> [Exercise goal]: Each entry needs to be restated exactly as written.

[Stored records]
★ ★ ★ ★
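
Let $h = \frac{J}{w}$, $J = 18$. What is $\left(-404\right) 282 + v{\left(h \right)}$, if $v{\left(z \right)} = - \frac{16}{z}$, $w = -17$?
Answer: $- \frac{1025216}{9} \approx -1.1391 \cdot 10^{5}$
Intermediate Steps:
$h = - \frac{18}{17}$ ($h = \frac{18}{-17} = 18 \left(- \frac{1}{17}\right) = - \frac{18}{17} \approx -1.0588$)
$\left(-404\right) 282 + v{\left(h \right)} = \left(-404\right) 282 - \frac{16}{- \frac{18}{17}} = -113928 - - \frac{136}{9} = -113928 + \frac{136}{9} = - \frac{1025216}{9}$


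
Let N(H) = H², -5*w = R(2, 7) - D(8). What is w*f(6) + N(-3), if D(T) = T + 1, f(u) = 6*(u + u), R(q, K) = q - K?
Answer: 1053/5 ≈ 210.60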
★ ★ ★ ★
> [Solution for this exercise]:
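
Let $h = \frac{J}{w}$, $J = 18$. What is $\left(-404\right) 282 + v{\left(h \right)}$, if $v{\left(z \right)} = - \frac{16}{z}$, $w = -17$?
Answer: $- \frac{1025216}{9} \approx -1.1391 \cdot 10^{5}$
Intermediate Steps:
$h = - \frac{18}{17}$ ($h = \frac{18}{-17} = 18 \left(- \frac{1}{17}\right) = - \frac{18}{17} \approx -1.0588$)
$\left(-404\right) 282 + v{\left(h \right)} = \left(-404\right) 282 - \frac{16}{- \frac{18}{17}} = -113928 - - \frac{136}{9} = -113928 + \frac{136}{9} = - \frac{1025216}{9}$


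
Let N(H) = H², -5*w = R(2, 7) - D(8). What is w*f(6) + N(-3), if D(T) = T + 1, f(u) = 6*(u + u), R(q, K) = q - K?
Answer: 1053/5 ≈ 210.60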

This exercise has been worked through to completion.